▶ _WHAT TO WORK ON_
Each line from the one containing "Let 9*(f(R) +" through the final line of the records is to be repeated exactly, with no additions.

▶ _SOURCE DATA_
══════════════════════════════
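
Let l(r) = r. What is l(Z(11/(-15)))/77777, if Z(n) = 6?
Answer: 6/77777 ≈ 7.7144e-5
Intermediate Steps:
l(Z(11/(-15)))/77777 = 6/77777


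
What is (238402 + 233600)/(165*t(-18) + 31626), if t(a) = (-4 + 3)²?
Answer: 157334/10597 ≈ 14.847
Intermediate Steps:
t(a) = 1 (t(a) = (-1)² = 1)
(238402 + 233600)/(165*t(-18) + 31626) = (238402 + 233600)/(165*1 + 31626) = 472002/(165 + 31626) = 472002/31791 = 472002*(1/31791) = 157334/10597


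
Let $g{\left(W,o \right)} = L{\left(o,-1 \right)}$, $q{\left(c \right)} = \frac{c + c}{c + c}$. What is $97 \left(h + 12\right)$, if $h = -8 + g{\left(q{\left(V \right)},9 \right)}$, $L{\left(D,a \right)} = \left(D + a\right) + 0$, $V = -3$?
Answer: $1164$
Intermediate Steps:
$q{\left(c \right)} = 1$ ($q{\left(c \right)} = \frac{2 c}{2 c} = 2 c \frac{1}{2 c} = 1$)
$L{\left(D,a \right)} = D + a$
$g{\left(W,o \right)} = -1 + o$ ($g{\left(W,o \right)} = o - 1 = -1 + o$)
$h = 0$ ($h = -8 + \left(-1 + 9\right) = -8 + 8 = 0$)
$97 \left(h + 12\right) = 97 \left(0 + 12\right) = 97 \cdot 12 = 1164$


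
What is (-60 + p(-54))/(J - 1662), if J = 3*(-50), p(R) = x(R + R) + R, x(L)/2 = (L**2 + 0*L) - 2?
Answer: -11605/906 ≈ -12.809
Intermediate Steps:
x(L) = -4 + 2*L**2 (x(L) = 2*((L**2 + 0*L) - 2) = 2*((L**2 + 0) - 2) = 2*(L**2 - 2) = 2*(-2 + L**2) = -4 + 2*L**2)
p(R) = -4 + R + 8*R**2 (p(R) = (-4 + 2*(R + R)**2) + R = (-4 + 2*(2*R)**2) + R = (-4 + 2*(4*R**2)) + R = (-4 + 8*R**2) + R = -4 + R + 8*R**2)
J = -150
(-60 + p(-54))/(J - 1662) = (-60 + (-4 - 54 + 8*(-54)**2))/(-150 - 1662) = (-60 + (-4 - 54 + 8*2916))/(-1812) = (-60 + (-4 - 54 + 23328))*(-1/1812) = (-60 + 23270)*(-1/1812) = 23210*(-1/1812) = -11605/906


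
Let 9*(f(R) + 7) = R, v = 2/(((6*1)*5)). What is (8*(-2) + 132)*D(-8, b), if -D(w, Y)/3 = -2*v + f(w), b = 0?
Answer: 41876/15 ≈ 2791.7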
══════════════════════════════
▶ _ANSWER SECTION_
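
Let 9*(f(R) + 7) = R, v = 2/(((6*1)*5)). What is (8*(-2) + 132)*D(-8, b), if -D(w, Y)/3 = -2*v + f(w), b = 0?
Answer: 41876/15 ≈ 2791.7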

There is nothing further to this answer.